» **Your task**
From the records below, copy out exactly the lines from the one containing "Its hash is H(s) = 92." to the one containing "Character at index 4 changes from 'd' to 'g'.", both included. Add nothing else.

Records shown section start

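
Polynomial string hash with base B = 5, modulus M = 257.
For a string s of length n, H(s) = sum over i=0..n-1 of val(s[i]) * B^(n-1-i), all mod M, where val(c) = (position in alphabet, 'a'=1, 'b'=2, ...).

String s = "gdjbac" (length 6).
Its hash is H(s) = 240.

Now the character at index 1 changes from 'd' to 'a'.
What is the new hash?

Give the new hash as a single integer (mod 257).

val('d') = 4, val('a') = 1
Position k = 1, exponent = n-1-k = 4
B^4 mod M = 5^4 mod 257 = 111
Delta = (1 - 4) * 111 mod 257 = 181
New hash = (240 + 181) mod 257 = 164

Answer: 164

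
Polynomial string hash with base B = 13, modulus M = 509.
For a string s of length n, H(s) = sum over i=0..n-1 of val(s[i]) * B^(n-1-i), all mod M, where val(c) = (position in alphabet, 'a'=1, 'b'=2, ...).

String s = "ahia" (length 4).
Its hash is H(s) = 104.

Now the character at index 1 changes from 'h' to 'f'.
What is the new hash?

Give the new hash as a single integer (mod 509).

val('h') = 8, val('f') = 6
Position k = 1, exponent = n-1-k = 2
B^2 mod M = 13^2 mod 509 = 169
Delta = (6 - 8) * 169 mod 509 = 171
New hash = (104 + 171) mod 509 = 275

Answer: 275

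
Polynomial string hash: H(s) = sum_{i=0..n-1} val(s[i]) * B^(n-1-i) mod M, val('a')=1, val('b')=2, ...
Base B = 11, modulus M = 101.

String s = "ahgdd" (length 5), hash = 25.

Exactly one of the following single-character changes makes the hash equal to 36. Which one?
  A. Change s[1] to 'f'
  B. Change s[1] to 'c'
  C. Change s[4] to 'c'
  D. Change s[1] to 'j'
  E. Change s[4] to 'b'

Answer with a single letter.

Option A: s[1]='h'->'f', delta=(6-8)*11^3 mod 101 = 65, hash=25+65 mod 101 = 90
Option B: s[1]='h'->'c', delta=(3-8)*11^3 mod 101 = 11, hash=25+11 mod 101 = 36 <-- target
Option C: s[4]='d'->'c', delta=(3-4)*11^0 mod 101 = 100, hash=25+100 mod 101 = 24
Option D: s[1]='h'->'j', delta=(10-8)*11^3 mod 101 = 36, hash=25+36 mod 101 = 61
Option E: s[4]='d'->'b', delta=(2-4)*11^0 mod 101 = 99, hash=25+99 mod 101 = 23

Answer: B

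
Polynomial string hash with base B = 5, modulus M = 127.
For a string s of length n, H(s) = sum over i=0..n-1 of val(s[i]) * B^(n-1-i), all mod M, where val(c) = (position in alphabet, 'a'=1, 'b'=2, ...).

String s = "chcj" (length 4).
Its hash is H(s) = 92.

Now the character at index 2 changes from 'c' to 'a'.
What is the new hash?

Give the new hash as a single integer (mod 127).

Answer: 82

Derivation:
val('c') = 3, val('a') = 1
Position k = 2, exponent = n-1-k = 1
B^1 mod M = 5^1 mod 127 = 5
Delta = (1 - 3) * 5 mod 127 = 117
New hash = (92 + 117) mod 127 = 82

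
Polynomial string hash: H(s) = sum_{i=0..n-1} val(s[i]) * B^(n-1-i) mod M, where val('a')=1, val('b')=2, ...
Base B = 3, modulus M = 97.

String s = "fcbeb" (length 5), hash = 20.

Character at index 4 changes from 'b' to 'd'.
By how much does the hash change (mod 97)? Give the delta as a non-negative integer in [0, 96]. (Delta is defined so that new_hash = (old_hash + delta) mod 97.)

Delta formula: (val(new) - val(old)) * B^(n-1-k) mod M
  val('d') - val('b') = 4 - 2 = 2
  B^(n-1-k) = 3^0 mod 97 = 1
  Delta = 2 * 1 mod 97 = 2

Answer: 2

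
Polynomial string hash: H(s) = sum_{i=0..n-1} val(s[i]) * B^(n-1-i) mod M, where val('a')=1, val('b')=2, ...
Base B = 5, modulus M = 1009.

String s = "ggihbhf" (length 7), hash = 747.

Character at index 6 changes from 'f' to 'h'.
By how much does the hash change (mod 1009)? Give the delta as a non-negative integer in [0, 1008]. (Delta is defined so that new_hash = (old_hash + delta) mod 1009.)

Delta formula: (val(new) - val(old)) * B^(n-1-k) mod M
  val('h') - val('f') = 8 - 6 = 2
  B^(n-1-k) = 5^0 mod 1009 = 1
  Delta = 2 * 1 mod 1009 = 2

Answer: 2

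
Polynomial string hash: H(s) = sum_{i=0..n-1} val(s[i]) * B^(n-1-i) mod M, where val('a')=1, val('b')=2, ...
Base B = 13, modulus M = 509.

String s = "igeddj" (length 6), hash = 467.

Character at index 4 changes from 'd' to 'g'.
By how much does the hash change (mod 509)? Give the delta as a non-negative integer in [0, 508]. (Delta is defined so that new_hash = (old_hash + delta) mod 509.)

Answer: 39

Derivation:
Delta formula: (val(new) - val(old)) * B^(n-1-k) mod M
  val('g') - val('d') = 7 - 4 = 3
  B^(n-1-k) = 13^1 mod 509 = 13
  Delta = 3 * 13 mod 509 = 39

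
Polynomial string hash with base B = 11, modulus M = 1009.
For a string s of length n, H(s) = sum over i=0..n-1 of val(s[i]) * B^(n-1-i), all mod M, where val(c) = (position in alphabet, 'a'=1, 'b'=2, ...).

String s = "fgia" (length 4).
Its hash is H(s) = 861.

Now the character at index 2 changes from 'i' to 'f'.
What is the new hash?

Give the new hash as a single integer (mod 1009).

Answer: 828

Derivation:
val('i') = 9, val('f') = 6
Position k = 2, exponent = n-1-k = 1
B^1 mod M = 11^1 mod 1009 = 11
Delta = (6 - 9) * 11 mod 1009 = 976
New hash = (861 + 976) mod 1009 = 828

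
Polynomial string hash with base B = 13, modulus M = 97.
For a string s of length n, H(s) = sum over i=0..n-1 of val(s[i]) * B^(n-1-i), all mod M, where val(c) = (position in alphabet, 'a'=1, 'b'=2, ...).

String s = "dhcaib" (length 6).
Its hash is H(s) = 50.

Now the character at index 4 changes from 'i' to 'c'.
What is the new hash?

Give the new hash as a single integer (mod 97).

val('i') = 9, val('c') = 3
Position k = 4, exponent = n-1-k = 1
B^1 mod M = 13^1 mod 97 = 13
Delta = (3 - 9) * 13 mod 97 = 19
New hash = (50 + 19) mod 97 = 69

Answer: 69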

Records shown section end
Records shown section start

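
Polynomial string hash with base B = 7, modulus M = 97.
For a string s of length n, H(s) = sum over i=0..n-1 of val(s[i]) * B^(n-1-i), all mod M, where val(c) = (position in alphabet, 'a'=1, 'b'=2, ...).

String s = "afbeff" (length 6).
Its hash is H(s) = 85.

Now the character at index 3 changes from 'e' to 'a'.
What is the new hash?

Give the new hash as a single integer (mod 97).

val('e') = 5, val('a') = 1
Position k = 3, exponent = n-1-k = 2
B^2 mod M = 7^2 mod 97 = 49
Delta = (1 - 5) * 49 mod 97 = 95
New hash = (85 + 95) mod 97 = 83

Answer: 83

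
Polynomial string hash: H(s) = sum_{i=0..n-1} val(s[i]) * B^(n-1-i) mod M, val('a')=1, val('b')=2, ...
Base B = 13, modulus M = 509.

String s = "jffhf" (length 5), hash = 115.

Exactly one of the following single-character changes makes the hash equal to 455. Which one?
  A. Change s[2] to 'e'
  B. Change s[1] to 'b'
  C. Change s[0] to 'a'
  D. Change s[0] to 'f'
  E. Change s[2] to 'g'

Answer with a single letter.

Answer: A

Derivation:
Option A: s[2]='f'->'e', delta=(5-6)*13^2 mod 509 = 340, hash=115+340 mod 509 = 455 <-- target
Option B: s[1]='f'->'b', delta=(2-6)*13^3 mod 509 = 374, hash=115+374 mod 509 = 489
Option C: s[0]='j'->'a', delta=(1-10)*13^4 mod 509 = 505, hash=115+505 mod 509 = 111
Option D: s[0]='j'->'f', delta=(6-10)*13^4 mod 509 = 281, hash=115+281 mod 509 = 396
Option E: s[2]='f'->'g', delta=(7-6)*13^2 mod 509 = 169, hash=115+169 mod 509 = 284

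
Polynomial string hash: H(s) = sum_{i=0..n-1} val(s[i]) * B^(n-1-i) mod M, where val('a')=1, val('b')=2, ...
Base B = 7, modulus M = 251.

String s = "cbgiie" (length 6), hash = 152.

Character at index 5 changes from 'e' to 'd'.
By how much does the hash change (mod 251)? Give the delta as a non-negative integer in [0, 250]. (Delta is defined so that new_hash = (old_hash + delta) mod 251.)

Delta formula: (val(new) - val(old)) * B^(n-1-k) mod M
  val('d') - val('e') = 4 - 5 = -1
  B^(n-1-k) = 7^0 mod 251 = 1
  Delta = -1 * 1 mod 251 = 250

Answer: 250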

Records shown section end

» **Solution to the problem**
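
Its hash is H(s) = 92.

Now the character at index 2 changes from 'c' to 'a'.
What is the new hash?

Give the new hash as a single integer (mod 127).

Answer: 82

Derivation:
val('c') = 3, val('a') = 1
Position k = 2, exponent = n-1-k = 1
B^1 mod M = 5^1 mod 127 = 5
Delta = (1 - 3) * 5 mod 127 = 117
New hash = (92 + 117) mod 127 = 82

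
Polynomial string hash: H(s) = sum_{i=0..n-1} val(s[i]) * B^(n-1-i) mod M, where val('a')=1, val('b')=2, ...
Base B = 3, modulus M = 97.

String s = "fcbeb" (length 5), hash = 20.

Character at index 4 changes from 'b' to 'd'.
By how much does the hash change (mod 97)? Give the delta as a non-negative integer in [0, 96]. (Delta is defined so that new_hash = (old_hash + delta) mod 97.)

Delta formula: (val(new) - val(old)) * B^(n-1-k) mod M
  val('d') - val('b') = 4 - 2 = 2
  B^(n-1-k) = 3^0 mod 97 = 1
  Delta = 2 * 1 mod 97 = 2

Answer: 2

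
Polynomial string hash: H(s) = sum_{i=0..n-1} val(s[i]) * B^(n-1-i) mod M, where val('a')=1, val('b')=2, ...
Base B = 5, modulus M = 1009.

String s = "ggihbhf" (length 7), hash = 747.

Character at index 6 changes from 'f' to 'h'.
By how much does the hash change (mod 1009)? Give the delta as a non-negative integer in [0, 1008]. (Delta is defined so that new_hash = (old_hash + delta) mod 1009.)

Delta formula: (val(new) - val(old)) * B^(n-1-k) mod M
  val('h') - val('f') = 8 - 6 = 2
  B^(n-1-k) = 5^0 mod 1009 = 1
  Delta = 2 * 1 mod 1009 = 2

Answer: 2

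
Polynomial string hash: H(s) = sum_{i=0..n-1} val(s[i]) * B^(n-1-i) mod M, where val('a')=1, val('b')=2, ...
Base B = 13, modulus M = 509.

String s = "igeddj" (length 6), hash = 467.

Character at index 4 changes from 'd' to 'g'.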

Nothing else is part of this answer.